-- DESCRIPTION OF THE TASK --
All of the data below is to be written out again exactly.

-- STORED DATA --
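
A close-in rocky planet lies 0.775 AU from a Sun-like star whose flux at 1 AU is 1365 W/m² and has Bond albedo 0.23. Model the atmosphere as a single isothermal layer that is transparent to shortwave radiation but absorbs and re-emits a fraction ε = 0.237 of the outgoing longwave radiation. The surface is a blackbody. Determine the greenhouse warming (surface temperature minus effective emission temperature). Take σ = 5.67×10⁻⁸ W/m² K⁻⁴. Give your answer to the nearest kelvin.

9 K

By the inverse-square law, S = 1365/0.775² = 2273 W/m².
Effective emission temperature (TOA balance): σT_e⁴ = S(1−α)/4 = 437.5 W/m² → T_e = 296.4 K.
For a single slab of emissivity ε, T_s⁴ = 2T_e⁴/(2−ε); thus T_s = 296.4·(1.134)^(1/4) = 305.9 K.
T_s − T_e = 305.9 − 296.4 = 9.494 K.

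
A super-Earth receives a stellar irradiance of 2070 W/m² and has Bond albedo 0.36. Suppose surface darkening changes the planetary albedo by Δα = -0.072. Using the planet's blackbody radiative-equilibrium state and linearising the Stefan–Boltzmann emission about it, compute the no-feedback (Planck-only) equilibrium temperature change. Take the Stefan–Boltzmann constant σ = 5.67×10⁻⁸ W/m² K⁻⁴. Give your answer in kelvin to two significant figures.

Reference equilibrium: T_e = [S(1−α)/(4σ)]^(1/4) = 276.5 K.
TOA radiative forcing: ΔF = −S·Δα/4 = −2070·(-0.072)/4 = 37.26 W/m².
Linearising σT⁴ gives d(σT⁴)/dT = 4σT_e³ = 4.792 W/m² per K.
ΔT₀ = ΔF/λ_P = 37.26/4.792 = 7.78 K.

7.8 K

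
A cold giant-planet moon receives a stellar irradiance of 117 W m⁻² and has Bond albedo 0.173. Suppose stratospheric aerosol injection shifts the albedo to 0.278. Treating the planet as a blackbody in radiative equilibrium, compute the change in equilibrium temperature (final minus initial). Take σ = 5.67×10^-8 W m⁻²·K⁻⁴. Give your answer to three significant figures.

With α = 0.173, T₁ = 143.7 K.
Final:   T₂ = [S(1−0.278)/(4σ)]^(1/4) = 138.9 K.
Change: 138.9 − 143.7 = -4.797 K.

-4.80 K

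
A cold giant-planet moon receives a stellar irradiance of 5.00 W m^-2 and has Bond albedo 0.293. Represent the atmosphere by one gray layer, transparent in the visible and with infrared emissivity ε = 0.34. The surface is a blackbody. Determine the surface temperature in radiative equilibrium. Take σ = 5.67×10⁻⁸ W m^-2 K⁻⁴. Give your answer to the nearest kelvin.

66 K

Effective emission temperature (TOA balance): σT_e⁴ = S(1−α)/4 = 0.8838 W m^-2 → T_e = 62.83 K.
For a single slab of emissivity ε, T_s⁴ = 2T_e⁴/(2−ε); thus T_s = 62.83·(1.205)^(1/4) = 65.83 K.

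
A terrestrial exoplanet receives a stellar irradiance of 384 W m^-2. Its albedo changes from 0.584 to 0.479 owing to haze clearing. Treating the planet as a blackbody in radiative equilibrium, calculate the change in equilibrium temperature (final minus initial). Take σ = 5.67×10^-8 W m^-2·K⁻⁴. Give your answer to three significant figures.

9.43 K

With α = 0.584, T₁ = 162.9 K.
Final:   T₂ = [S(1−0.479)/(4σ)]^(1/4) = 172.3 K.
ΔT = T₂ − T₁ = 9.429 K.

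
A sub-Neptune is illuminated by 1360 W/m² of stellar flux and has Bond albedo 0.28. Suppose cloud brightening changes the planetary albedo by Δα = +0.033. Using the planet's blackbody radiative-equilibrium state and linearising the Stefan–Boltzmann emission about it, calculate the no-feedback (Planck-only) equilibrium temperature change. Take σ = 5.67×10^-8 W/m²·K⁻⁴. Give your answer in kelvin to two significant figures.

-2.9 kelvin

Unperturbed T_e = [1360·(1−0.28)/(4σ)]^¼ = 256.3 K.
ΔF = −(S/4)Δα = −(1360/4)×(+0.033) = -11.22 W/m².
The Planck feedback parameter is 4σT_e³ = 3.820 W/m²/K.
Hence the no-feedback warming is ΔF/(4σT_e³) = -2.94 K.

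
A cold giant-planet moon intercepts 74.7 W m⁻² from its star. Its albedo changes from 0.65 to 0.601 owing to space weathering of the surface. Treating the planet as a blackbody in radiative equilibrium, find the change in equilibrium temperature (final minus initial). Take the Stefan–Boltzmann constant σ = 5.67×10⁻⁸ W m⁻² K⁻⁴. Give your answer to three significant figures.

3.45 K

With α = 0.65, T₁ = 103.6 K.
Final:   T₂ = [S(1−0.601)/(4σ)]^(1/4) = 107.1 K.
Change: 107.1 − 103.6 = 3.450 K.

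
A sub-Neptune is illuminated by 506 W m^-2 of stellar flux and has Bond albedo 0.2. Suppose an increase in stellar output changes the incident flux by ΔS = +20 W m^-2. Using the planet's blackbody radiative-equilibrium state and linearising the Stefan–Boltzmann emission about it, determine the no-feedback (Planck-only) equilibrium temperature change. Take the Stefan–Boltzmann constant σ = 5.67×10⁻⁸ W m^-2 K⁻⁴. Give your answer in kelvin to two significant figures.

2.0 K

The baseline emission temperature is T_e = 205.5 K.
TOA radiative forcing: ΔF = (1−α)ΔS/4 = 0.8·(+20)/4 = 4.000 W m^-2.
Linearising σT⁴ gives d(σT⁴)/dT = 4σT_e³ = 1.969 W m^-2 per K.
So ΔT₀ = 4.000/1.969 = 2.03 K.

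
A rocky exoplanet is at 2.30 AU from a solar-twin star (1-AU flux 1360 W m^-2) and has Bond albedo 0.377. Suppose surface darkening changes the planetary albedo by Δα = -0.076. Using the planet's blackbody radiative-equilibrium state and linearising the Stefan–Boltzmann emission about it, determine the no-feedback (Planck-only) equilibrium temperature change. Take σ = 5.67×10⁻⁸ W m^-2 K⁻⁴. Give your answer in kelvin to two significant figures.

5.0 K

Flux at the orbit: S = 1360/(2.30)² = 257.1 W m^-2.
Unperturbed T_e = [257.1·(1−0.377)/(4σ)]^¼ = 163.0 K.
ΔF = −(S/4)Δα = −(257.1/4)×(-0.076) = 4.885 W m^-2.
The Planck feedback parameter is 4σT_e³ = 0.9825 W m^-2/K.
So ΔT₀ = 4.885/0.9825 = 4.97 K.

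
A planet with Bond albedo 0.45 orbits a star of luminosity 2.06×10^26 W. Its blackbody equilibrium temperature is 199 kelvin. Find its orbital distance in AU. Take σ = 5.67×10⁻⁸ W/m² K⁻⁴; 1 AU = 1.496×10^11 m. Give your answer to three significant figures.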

-- RESPONSE AREA --
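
A close-in rocky planet lies 0.775 AU from a Sun-like star whose flux at 1 AU is 1365 W/m² and has Bond albedo 0.23. Model the atmosphere as a single isothermal layer that is transparent to shortwave radiation but absorbs and re-emits a fraction ε = 0.237 of the outgoing longwave radiation. The surface is a blackbody. Determine the greenhouse warming (surface temperature minus effective emission temperature). Take σ = 5.67×10⁻⁸ W/m² K⁻⁴. Give your answer to the nearest kelvin.

9 K

By the inverse-square law, S = 1365/0.775² = 2273 W/m².
Effective emission temperature (TOA balance): σT_e⁴ = S(1−α)/4 = 437.5 W/m² → T_e = 296.4 K.
For a single slab of emissivity ε, T_s⁴ = 2T_e⁴/(2−ε); thus T_s = 296.4·(1.134)^(1/4) = 305.9 K.
T_s − T_e = 305.9 − 296.4 = 9.494 K.

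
A super-Earth receives a stellar irradiance of 2070 W/m² and has Bond albedo 0.36. Suppose surface darkening changes the planetary albedo by Δα = -0.072. Using the planet's blackbody radiative-equilibrium state and linearising the Stefan–Boltzmann emission about it, compute the no-feedback (Planck-only) equilibrium temperature change. Take the Stefan–Boltzmann constant σ = 5.67×10⁻⁸ W/m² K⁻⁴. Give your answer in kelvin to two significant figures.

Reference equilibrium: T_e = [S(1−α)/(4σ)]^(1/4) = 276.5 K.
TOA radiative forcing: ΔF = −S·Δα/4 = −2070·(-0.072)/4 = 37.26 W/m².
Linearising σT⁴ gives d(σT⁴)/dT = 4σT_e³ = 4.792 W/m² per K.
ΔT₀ = ΔF/λ_P = 37.26/4.792 = 7.78 K.

7.8 K

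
A cold giant-planet moon receives a stellar irradiance of 117 W m⁻² and has Bond albedo 0.173. Suppose stratospheric aerosol injection shifts the albedo to 0.278. Treating the planet as a blackbody in radiative equilibrium, compute the change in equilibrium temperature (final minus initial). Take σ = 5.67×10^-8 W m⁻²·K⁻⁴. Give your answer to three significant figures.

With α = 0.173, T₁ = 143.7 K.
Final:   T₂ = [S(1−0.278)/(4σ)]^(1/4) = 138.9 K.
Change: 138.9 − 143.7 = -4.797 K.

-4.80 K

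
A cold giant-planet moon receives a stellar irradiance of 5.00 W m^-2 and has Bond albedo 0.293. Represent the atmosphere by one gray layer, transparent in the visible and with infrared emissivity ε = 0.34. The surface is a blackbody. Determine the surface temperature in radiative equilibrium. Take σ = 5.67×10⁻⁸ W m^-2 K⁻⁴. Give your answer to the nearest kelvin.

66 K

Effective emission temperature (TOA balance): σT_e⁴ = S(1−α)/4 = 0.8838 W m^-2 → T_e = 62.83 K.
For a single slab of emissivity ε, T_s⁴ = 2T_e⁴/(2−ε); thus T_s = 62.83·(1.205)^(1/4) = 65.83 K.

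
A terrestrial exoplanet receives a stellar irradiance of 384 W m^-2. Its albedo changes from 0.584 to 0.479 owing to haze clearing. Treating the planet as a blackbody in radiative equilibrium, calculate the change in equilibrium temperature (final minus initial). Take σ = 5.67×10^-8 W m^-2·K⁻⁴. Give your answer to three significant figures.

9.43 K

With α = 0.584, T₁ = 162.9 K.
Final:   T₂ = [S(1−0.479)/(4σ)]^(1/4) = 172.3 K.
ΔT = T₂ − T₁ = 9.429 K.

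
A sub-Neptune is illuminated by 1360 W/m² of stellar flux and has Bond albedo 0.28. Suppose cloud brightening changes the planetary albedo by Δα = +0.033. Using the planet's blackbody radiative-equilibrium state and linearising the Stefan–Boltzmann emission about it, calculate the no-feedback (Planck-only) equilibrium temperature change. Take σ = 5.67×10^-8 W/m²·K⁻⁴. Give your answer in kelvin to two significant figures.

-2.9 kelvin

Unperturbed T_e = [1360·(1−0.28)/(4σ)]^¼ = 256.3 K.
ΔF = −(S/4)Δα = −(1360/4)×(+0.033) = -11.22 W/m².
The Planck feedback parameter is 4σT_e³ = 3.820 W/m²/K.
Hence the no-feedback warming is ΔF/(4σT_e³) = -2.94 K.

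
A cold giant-planet moon intercepts 74.7 W m⁻² from its star. Its albedo changes from 0.65 to 0.601 owing to space weathering of the surface. Treating the planet as a blackbody in radiative equilibrium, find the change in equilibrium temperature (final minus initial). Take the Stefan–Boltzmann constant σ = 5.67×10⁻⁸ W m⁻² K⁻⁴. Give your answer to three significant figures.

3.45 K

With α = 0.65, T₁ = 103.6 K.
Final:   T₂ = [S(1−0.601)/(4σ)]^(1/4) = 107.1 K.
Change: 107.1 − 103.6 = 3.450 K.

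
A sub-Neptune is illuminated by 506 W m^-2 of stellar flux and has Bond albedo 0.2. Suppose an increase in stellar output changes the incident flux by ΔS = +20 W m^-2. Using the planet's blackbody radiative-equilibrium state and linearising the Stefan–Boltzmann emission about it, determine the no-feedback (Planck-only) equilibrium temperature change. Take the Stefan–Boltzmann constant σ = 5.67×10⁻⁸ W m^-2 K⁻⁴. Give your answer in kelvin to two significant figures.

2.0 K

The baseline emission temperature is T_e = 205.5 K.
TOA radiative forcing: ΔF = (1−α)ΔS/4 = 0.8·(+20)/4 = 4.000 W m^-2.
Linearising σT⁴ gives d(σT⁴)/dT = 4σT_e³ = 1.969 W m^-2 per K.
So ΔT₀ = 4.000/1.969 = 2.03 K.

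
A rocky exoplanet is at 2.30 AU from a solar-twin star (1-AU flux 1360 W m^-2) and has Bond albedo 0.377. Suppose surface darkening changes the planetary albedo by Δα = -0.076. Using the planet's blackbody radiative-equilibrium state and linearising the Stefan–Boltzmann emission about it, determine the no-feedback (Planck-only) equilibrium temperature change. Take σ = 5.67×10⁻⁸ W m^-2 K⁻⁴. Give your answer in kelvin to two significant figures.

5.0 K

Flux at the orbit: S = 1360/(2.30)² = 257.1 W m^-2.
Unperturbed T_e = [257.1·(1−0.377)/(4σ)]^¼ = 163.0 K.
ΔF = −(S/4)Δα = −(257.1/4)×(-0.076) = 4.885 W m^-2.
The Planck feedback parameter is 4σT_e³ = 0.9825 W m^-2/K.
So ΔT₀ = 4.885/0.9825 = 4.97 K.

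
A planet with Bond albedo 0.45 orbits a star of luminosity 2.06×10^26 W. Its blackbody equilibrium temperature is 199 kelvin. Find its orbital distance in AU. Take σ = 5.67×10⁻⁸ W/m² K⁻⁴; 1 AU = 1.496×10^11 m. Give your answer to three significant figures.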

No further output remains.